## Input material
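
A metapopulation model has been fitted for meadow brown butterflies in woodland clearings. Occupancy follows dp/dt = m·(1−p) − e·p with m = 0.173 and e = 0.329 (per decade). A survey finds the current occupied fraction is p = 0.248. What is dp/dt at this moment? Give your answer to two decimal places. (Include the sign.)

0.05

Colonization term: m·(1−p) = 0.173×0.7520 = 0.13010.
Extinction term: e·p = 0.08159.
dp/dt = 0.13010 − 0.08159 = 0.04850.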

## Work instruction
All of the records go in your answer, copied exactly.

## Task solution
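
A metapopulation model has been fitted for meadow brown butterflies in woodland clearings. Occupancy follows dp/dt = m·(1−p) − e·p with m = 0.173 and e = 0.329 (per decade). A survey finds the current occupied fraction is p = 0.248. What is dp/dt at this moment? Give your answer to two decimal places. (Include the sign.)

0.05

Colonization term: m·(1−p) = 0.173×0.7520 = 0.13010.
Extinction term: e·p = 0.08159.
dp/dt = 0.13010 − 0.08159 = 0.04850.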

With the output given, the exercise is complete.